Stored data
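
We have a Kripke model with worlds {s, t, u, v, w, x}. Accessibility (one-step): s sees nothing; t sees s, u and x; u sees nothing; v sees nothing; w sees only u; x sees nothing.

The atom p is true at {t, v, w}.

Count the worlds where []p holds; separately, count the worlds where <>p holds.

For []p:
s: no successors, so []p holds vacuously. ✓
t: successors {s, u, x}; p there: s:F, u:F, x:F. ✗
u: no successors, so []p holds vacuously. ✓
v: no successors, so []p holds vacuously. ✓
w: successors {u}; p there: u:F. ✗
x: no successors, so []p holds vacuously. ✓
— 4 worlds.
For <>p:
s: no successors, so <>p fails. ✗
t: successors {s, u, x}; p there: s:F, u:F, x:F. ✗
u: no successors, so <>p fails. ✗
v: no successors, so <>p fails. ✗
w: successors {u}; p there: u:F. ✗
x: no successors, so <>p fails. ✗
— 0 worlds.

4 and 0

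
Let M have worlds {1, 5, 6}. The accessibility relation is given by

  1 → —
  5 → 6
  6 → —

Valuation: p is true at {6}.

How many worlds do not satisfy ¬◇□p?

1: ◇□p is F. ✓
5: ◇□p is T. ✗
6: ◇□p is F. ✓
Satisfying worlds: {1, 6}.
So ¬◇□p fails at the other 1 world.

1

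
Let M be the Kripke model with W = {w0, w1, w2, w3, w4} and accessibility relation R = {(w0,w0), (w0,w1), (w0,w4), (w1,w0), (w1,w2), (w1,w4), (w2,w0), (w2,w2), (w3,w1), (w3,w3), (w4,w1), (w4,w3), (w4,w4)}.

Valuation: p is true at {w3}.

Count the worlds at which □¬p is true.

3

w0: successors {w0, w1, w4}; ¬p there: w0:T, w1:T, w4:T. ✓
w1: successors {w0, w2, w4}; ¬p there: w0:T, w2:T, w4:T. ✓
w2: successors {w0, w2}; ¬p there: w0:T, w2:T. ✓
w3: successors {w1, w3}; ¬p there: w1:T, w3:F. ✗
w4: successors {w1, w3, w4}; ¬p there: w1:T, w3:F, w4:T. ✗
Satisfying worlds: {w0, w1, w2}.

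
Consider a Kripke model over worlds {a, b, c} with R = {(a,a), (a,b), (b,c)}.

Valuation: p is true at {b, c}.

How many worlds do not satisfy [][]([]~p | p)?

1

a: successors {a, b}; []([]~p | p) there: a:F, b:T. ✗
b: successors {c}; []([]~p | p) there: c:T. ✓
c: no successors, so [][]([]~p | p) holds vacuously. ✓
Satisfying worlds: {b, c}.
So [][]([]~p | p) fails at the other 1 world.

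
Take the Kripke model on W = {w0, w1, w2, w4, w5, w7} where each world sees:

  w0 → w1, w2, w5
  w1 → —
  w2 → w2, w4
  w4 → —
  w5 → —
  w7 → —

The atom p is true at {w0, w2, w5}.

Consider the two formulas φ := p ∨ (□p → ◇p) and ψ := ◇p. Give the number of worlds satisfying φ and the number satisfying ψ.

3 and 2

For p ∨ (□p → ◇p):
w0: p is T, □p → ◇p is T. ✓
w1: p is F, □p → ◇p is F. ✗
w2: p is T, □p → ◇p is T. ✓
w4: p is F, □p → ◇p is F. ✗
w5: p is T, □p → ◇p is F. ✓
w7: p is F, □p → ◇p is F. ✗
— 3 worlds.
For ◇p:
w0: successors {w1, w2, w5}; p there: w1:F, w2:T, w5:T. ✓
w1: no successors, so ◇p fails. ✗
w2: successors {w2, w4}; p there: w2:T, w4:F. ✓
w4: no successors, so ◇p fails. ✗
w5: no successors, so ◇p fails. ✗
w7: no successors, so ◇p fails. ✗
— 2 worlds.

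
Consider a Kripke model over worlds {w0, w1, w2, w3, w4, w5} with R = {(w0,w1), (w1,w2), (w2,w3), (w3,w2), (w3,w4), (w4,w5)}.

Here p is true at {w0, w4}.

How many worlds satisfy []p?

1

w0: successors {w1}; p there: w1:F. ✗
w1: successors {w2}; p there: w2:F. ✗
w2: successors {w3}; p there: w3:F. ✗
w3: successors {w2, w4}; p there: w2:F, w4:T. ✗
w4: successors {w5}; p there: w5:F. ✗
w5: no successors, so []p holds vacuously. ✓
Satisfying worlds: {w5}.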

→ What you should do
Copy the records above, keeping each line identical.

→ Response to this task
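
We have a Kripke model with worlds {s, t, u, v, w, x}. Accessibility (one-step): s sees nothing; t sees s, u and x; u sees nothing; v sees nothing; w sees only u; x sees nothing.

The atom p is true at {t, v, w}.

Count the worlds where []p holds; separately, count the worlds where <>p holds.

For []p:
s: no successors, so []p holds vacuously. ✓
t: successors {s, u, x}; p there: s:F, u:F, x:F. ✗
u: no successors, so []p holds vacuously. ✓
v: no successors, so []p holds vacuously. ✓
w: successors {u}; p there: u:F. ✗
x: no successors, so []p holds vacuously. ✓
— 4 worlds.
For <>p:
s: no successors, so <>p fails. ✗
t: successors {s, u, x}; p there: s:F, u:F, x:F. ✗
u: no successors, so <>p fails. ✗
v: no successors, so <>p fails. ✗
w: successors {u}; p there: u:F. ✗
x: no successors, so <>p fails. ✗
— 0 worlds.

4 and 0

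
Let M have worlds {1, 5, 6}. The accessibility relation is given by

  1 → —
  5 → 6
  6 → —

Valuation: p is true at {6}.

How many worlds do not satisfy ¬◇□p?

1: ◇□p is F. ✓
5: ◇□p is T. ✗
6: ◇□p is F. ✓
Satisfying worlds: {1, 6}.
So ¬◇□p fails at the other 1 world.

1

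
Let M be the Kripke model with W = {w0, w1, w2, w3, w4} and accessibility relation R = {(w0,w0), (w0,w1), (w0,w4), (w1,w0), (w1,w2), (w1,w4), (w2,w0), (w2,w2), (w3,w1), (w3,w3), (w4,w1), (w4,w3), (w4,w4)}.

Valuation: p is true at {w3}.

Count the worlds at which □¬p is true.

3

w0: successors {w0, w1, w4}; ¬p there: w0:T, w1:T, w4:T. ✓
w1: successors {w0, w2, w4}; ¬p there: w0:T, w2:T, w4:T. ✓
w2: successors {w0, w2}; ¬p there: w0:T, w2:T. ✓
w3: successors {w1, w3}; ¬p there: w1:T, w3:F. ✗
w4: successors {w1, w3, w4}; ¬p there: w1:T, w3:F, w4:T. ✗
Satisfying worlds: {w0, w1, w2}.

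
Consider a Kripke model over worlds {a, b, c} with R = {(a,a), (a,b), (b,c)}.

Valuation: p is true at {b, c}.

How many worlds do not satisfy [][]([]~p | p)?

1

a: successors {a, b}; []([]~p | p) there: a:F, b:T. ✗
b: successors {c}; []([]~p | p) there: c:T. ✓
c: no successors, so [][]([]~p | p) holds vacuously. ✓
Satisfying worlds: {b, c}.
So [][]([]~p | p) fails at the other 1 world.

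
Take the Kripke model on W = {w0, w1, w2, w4, w5, w7} where each world sees:

  w0 → w1, w2, w5
  w1 → —
  w2 → w2, w4
  w4 → —
  w5 → —
  w7 → —

The atom p is true at {w0, w2, w5}.

Consider the two formulas φ := p ∨ (□p → ◇p) and ψ := ◇p. Give the number of worlds satisfying φ and the number satisfying ψ.

3 and 2

For p ∨ (□p → ◇p):
w0: p is T, □p → ◇p is T. ✓
w1: p is F, □p → ◇p is F. ✗
w2: p is T, □p → ◇p is T. ✓
w4: p is F, □p → ◇p is F. ✗
w5: p is T, □p → ◇p is F. ✓
w7: p is F, □p → ◇p is F. ✗
— 3 worlds.
For ◇p:
w0: successors {w1, w2, w5}; p there: w1:F, w2:T, w5:T. ✓
w1: no successors, so ◇p fails. ✗
w2: successors {w2, w4}; p there: w2:T, w4:F. ✓
w4: no successors, so ◇p fails. ✗
w5: no successors, so ◇p fails. ✗
w7: no successors, so ◇p fails. ✗
— 2 worlds.

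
Consider a Kripke model over worlds {w0, w1, w2, w3, w4, w5} with R = {(w0,w1), (w1,w2), (w2,w3), (w3,w2), (w3,w4), (w4,w5)}.

Here p is true at {w0, w4}.

How many worlds satisfy []p?

1

w0: successors {w1}; p there: w1:F. ✗
w1: successors {w2}; p there: w2:F. ✗
w2: successors {w3}; p there: w3:F. ✗
w3: successors {w2, w4}; p there: w2:F, w4:T. ✗
w4: successors {w5}; p there: w5:F. ✗
w5: no successors, so []p holds vacuously. ✓
Satisfying worlds: {w5}.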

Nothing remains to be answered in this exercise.